Transcribe all the entries that follow, leaving nothing out.
(Input data)
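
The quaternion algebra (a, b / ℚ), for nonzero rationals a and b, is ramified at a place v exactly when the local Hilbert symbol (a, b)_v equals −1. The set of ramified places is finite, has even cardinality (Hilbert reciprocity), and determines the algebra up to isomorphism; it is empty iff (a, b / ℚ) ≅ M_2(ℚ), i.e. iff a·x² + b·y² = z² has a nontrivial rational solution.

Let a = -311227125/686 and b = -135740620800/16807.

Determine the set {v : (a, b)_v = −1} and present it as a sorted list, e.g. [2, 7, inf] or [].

[3, 17, 19, inf]

(a, b) ≡ (-3990, -714) mod (ℚ^×)²; places V = {2, 3, 5, 7, 11, 17, 19, ∞}.
(a,b)_17: α=0, u≡3; β=1, v≡4 (mod 17); (3|17)=-1, (4|17)=+1; sign (−1)^0·-1^1·+1^0 = -1.
(a,b)_7: α=-3, u≡4; β=-5, v≡6 (mod 7); (4|7)=+1, (6|7)=-1; sign (−1)^1·+1^-5·-1^-3 = +1.
(a,b)_11: α=2, u≡4; β=0, v≡4 (mod 11); (4|11)=+1, (4|11)=+1; sign (−1)^0·+1^0·+1^2 = +1.
(a,b)_5: α=3, u≡3; β=2, v≡4 (mod 5); (3|5)=-1, (4|5)=+1; sign (−1)^0·-1^2·+1^3 = +1.
(a,b)_19: α=3, u≡8; β=2, v≡8 (mod 19); (8|19)=-1, (8|19)=-1; sign (−1)^0·-1^2·-1^3 = -1.
(a,b)_2: α=-1, β=15; u≡5, v≡3 (mod 8); ε(u)ε(v)=0·1, αω(v)=-1·1, βω(u)=15·1; sum ≡ 0  ⇒  +1.
(a,b)_∞: sgn(-3990)=−, sgn(-714)=−, so -1.
(a,b)_3: α=1, u≡2; β=3, v≡2 (mod 3); (2|3)=-1, (2|3)=-1; sign (−1)^1·-1^3·-1^1 = -1.
|Ram(-3990, -714)| = 4, even; anisotropic at {3, 17, 19, ∞}.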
(End Input data)
• Task solution:
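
The quaternion algebra (a, b / ℚ), for nonzero rationals a and b, is ramified at a place v exactly when the local Hilbert symbol (a, b)_v equals −1. The set of ramified places is finite, has even cardinality (Hilbert reciprocity), and determines the algebra up to isomorphism; it is empty iff (a, b / ℚ) ≅ M_2(ℚ), i.e. iff a·x² + b·y² = z² has a nontrivial rational solution.

Let a = -311227125/686 and b = -135740620800/16807.

Determine the set {v : (a, b)_v = −1} and present it as a sorted list, e.g. [2, 7, inf] or [].

[3, 17, 19, inf]

(a, b) ≡ (-3990, -714) mod (ℚ^×)²; places V = {2, 3, 5, 7, 11, 17, 19, ∞}.
(a,b)_17: α=0, u≡3; β=1, v≡4 (mod 17); (3|17)=-1, (4|17)=+1; sign (−1)^0·-1^1·+1^0 = -1.
(a,b)_7: α=-3, u≡4; β=-5, v≡6 (mod 7); (4|7)=+1, (6|7)=-1; sign (−1)^1·+1^-5·-1^-3 = +1.
(a,b)_11: α=2, u≡4; β=0, v≡4 (mod 11); (4|11)=+1, (4|11)=+1; sign (−1)^0·+1^0·+1^2 = +1.
(a,b)_5: α=3, u≡3; β=2, v≡4 (mod 5); (3|5)=-1, (4|5)=+1; sign (−1)^0·-1^2·+1^3 = +1.
(a,b)_19: α=3, u≡8; β=2, v≡8 (mod 19); (8|19)=-1, (8|19)=-1; sign (−1)^0·-1^2·-1^3 = -1.
(a,b)_2: α=-1, β=15; u≡5, v≡3 (mod 8); ε(u)ε(v)=0·1, αω(v)=-1·1, βω(u)=15·1; sum ≡ 0  ⇒  +1.
(a,b)_∞: sgn(-3990)=−, sgn(-714)=−, so -1.
(a,b)_3: α=1, u≡2; β=3, v≡2 (mod 3); (2|3)=-1, (2|3)=-1; sign (−1)^1·-1^3·-1^1 = -1.
|Ram(-3990, -714)| = 4, even; anisotropic at {3, 17, 19, ∞}.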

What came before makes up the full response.